Exercise instructions: All records are to be printed again exactly as they appear.

Stored data entries:
•••
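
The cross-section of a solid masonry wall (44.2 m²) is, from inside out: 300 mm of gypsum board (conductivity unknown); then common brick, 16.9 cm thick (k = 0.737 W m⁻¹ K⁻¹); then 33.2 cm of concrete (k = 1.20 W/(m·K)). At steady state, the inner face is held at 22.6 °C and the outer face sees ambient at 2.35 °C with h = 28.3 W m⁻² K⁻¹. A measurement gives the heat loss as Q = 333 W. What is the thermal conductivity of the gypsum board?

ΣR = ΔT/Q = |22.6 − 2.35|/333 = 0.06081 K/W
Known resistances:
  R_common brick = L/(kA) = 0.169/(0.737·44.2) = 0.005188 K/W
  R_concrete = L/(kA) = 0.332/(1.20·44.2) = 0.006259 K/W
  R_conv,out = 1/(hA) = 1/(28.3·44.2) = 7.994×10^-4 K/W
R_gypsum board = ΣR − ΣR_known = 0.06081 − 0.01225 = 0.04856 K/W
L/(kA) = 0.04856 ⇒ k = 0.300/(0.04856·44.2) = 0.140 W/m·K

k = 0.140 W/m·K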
•••
Answer box:
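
The cross-section of a solid masonry wall (44.2 m²) is, from inside out: 300 mm of gypsum board (conductivity unknown); then common brick, 16.9 cm thick (k = 0.737 W m⁻¹ K⁻¹); then 33.2 cm of concrete (k = 1.20 W/(m·K)). At steady state, the inner face is held at 22.6 °C and the outer face sees ambient at 2.35 °C with h = 28.3 W m⁻² K⁻¹. A measurement gives the heat loss as Q = 333 W. What is the thermal conductivity of the gypsum board?

ΣR = ΔT/Q = |22.6 − 2.35|/333 = 0.06081 K/W
Known resistances:
  R_common brick = L/(kA) = 0.169/(0.737·44.2) = 0.005188 K/W
  R_concrete = L/(kA) = 0.332/(1.20·44.2) = 0.006259 K/W
  R_conv,out = 1/(hA) = 1/(28.3·44.2) = 7.994×10^-4 K/W
R_gypsum board = ΣR − ΣR_known = 0.06081 − 0.01225 = 0.04856 K/W
L/(kA) = 0.04856 ⇒ k = 0.300/(0.04856·44.2) = 0.140 W/m·K

k = 0.140 W/m·K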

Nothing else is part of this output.